What the exercise asks = Transcribe all of the data exactly, leaving nothing out.

Collected data:
----

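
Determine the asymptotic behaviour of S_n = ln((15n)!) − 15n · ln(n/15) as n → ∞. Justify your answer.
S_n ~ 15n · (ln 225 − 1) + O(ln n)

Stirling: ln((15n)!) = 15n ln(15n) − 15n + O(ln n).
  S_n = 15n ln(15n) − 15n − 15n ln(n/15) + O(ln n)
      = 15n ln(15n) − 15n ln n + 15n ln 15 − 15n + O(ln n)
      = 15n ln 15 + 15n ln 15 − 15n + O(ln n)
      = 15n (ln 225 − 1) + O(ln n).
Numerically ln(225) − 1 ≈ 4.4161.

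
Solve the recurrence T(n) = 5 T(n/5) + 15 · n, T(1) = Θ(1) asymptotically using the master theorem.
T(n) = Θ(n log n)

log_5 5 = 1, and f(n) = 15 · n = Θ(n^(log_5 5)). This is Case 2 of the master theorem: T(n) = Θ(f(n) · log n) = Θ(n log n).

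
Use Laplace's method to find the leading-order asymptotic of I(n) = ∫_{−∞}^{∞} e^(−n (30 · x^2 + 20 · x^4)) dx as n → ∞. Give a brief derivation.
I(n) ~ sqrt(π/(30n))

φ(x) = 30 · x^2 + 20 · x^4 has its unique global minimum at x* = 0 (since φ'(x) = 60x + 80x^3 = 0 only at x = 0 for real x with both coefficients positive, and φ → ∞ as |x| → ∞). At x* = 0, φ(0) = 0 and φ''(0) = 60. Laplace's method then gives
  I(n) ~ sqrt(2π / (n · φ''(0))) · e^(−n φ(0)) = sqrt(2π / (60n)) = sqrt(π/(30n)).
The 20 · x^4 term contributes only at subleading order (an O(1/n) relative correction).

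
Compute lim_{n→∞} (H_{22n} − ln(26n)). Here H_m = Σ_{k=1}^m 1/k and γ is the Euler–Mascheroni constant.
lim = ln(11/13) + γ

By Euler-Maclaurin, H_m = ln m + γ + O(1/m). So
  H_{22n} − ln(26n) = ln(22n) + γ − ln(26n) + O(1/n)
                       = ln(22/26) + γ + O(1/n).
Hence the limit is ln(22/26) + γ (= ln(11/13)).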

----

Response to this exercise =
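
Determine the asymptotic behaviour of S_n = ln((15n)!) − 15n · ln(n/15) as n → ∞. Justify your answer.
S_n ~ 15n · (ln 225 − 1) + O(ln n)

Stirling: ln((15n)!) = 15n ln(15n) − 15n + O(ln n).
  S_n = 15n ln(15n) − 15n − 15n ln(n/15) + O(ln n)
      = 15n ln(15n) − 15n ln n + 15n ln 15 − 15n + O(ln n)
      = 15n ln 15 + 15n ln 15 − 15n + O(ln n)
      = 15n (ln 225 − 1) + O(ln n).
Numerically ln(225) − 1 ≈ 4.4161.

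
Solve the recurrence T(n) = 5 T(n/5) + 15 · n, T(1) = Θ(1) asymptotically using the master theorem.
T(n) = Θ(n log n)

log_5 5 = 1, and f(n) = 15 · n = Θ(n^(log_5 5)). This is Case 2 of the master theorem: T(n) = Θ(f(n) · log n) = Θ(n log n).

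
Use Laplace's method to find the leading-order asymptotic of I(n) = ∫_{−∞}^{∞} e^(−n (30 · x^2 + 20 · x^4)) dx as n → ∞. Give a brief derivation.
I(n) ~ sqrt(π/(30n))

φ(x) = 30 · x^2 + 20 · x^4 has its unique global minimum at x* = 0 (since φ'(x) = 60x + 80x^3 = 0 only at x = 0 for real x with both coefficients positive, and φ → ∞ as |x| → ∞). At x* = 0, φ(0) = 0 and φ''(0) = 60. Laplace's method then gives
  I(n) ~ sqrt(2π / (n · φ''(0))) · e^(−n φ(0)) = sqrt(2π / (60n)) = sqrt(π/(30n)).
The 20 · x^4 term contributes only at subleading order (an O(1/n) relative correction).

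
Compute lim_{n→∞} (H_{22n} − ln(26n)). Here H_m = Σ_{k=1}^m 1/k and γ is the Euler–Mascheroni constant.
lim = ln(11/13) + γ

By Euler-Maclaurin, H_m = ln m + γ + O(1/m). So
  H_{22n} − ln(26n) = ln(22n) + γ − ln(26n) + O(1/n)
                       = ln(22/26) + γ + O(1/n).
Hence the limit is ln(22/26) + γ (= ln(11/13)).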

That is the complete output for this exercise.